■ **Required action**: Below are the records; copy each line in them that holds the word "start".

*** Data Section Begins ***

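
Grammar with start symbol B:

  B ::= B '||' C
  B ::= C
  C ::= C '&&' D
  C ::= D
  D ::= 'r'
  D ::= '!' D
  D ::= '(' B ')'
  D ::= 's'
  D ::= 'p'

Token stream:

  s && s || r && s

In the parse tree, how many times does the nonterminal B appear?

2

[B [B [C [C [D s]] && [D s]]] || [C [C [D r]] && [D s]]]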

*** Data Section Ends ***
*** Data Section Begins ***

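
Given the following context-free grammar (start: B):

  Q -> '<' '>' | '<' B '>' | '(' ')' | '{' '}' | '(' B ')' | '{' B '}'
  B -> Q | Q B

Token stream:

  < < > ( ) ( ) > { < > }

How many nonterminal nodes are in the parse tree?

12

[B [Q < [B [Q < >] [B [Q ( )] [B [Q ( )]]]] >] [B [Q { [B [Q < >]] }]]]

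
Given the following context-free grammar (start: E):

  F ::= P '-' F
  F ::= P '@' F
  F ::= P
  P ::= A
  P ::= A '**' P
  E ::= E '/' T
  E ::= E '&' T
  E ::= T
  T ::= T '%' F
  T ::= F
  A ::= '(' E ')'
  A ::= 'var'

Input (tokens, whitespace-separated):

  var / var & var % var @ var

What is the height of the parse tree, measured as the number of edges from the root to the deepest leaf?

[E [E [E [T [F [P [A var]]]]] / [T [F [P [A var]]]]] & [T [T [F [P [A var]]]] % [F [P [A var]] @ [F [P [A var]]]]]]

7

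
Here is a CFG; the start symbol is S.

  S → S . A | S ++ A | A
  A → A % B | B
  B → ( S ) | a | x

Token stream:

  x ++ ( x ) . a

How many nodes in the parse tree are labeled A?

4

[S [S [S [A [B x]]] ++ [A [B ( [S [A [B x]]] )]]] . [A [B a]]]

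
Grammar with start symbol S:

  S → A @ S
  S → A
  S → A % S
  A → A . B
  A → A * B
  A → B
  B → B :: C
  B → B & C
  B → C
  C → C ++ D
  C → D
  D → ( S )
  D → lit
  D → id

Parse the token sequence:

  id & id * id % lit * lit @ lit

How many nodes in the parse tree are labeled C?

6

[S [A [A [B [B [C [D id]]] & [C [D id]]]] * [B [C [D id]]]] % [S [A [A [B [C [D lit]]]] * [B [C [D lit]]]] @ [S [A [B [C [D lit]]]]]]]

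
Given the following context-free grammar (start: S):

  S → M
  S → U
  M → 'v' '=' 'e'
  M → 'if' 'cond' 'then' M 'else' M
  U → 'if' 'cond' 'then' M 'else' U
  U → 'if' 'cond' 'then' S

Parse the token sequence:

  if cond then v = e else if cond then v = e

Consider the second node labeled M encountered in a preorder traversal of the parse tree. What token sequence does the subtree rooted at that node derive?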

*** Data Section Ends ***
*** Data Section Begins ***

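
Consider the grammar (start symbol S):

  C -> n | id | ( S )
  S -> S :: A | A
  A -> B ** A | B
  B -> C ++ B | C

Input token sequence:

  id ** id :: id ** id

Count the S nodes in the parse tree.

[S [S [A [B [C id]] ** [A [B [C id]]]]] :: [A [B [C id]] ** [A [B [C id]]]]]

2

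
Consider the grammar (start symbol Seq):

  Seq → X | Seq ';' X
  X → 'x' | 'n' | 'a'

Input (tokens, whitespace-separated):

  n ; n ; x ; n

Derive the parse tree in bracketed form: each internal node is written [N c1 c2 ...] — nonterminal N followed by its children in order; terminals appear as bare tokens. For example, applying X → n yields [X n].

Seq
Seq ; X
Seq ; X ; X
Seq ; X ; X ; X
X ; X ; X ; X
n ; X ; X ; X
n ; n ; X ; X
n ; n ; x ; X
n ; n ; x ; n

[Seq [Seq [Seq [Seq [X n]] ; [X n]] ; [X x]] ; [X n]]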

*** Data Section Ends ***

■ **Task output**:
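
Grammar with start symbol B:
Given the following context-free grammar (start: B):
Given the following context-free grammar (start: E):
Here is a CFG; the start symbol is S.
Grammar with start symbol S:
Given the following context-free grammar (start: S):
Consider the grammar (start symbol S):
Consider the grammar (start symbol Seq):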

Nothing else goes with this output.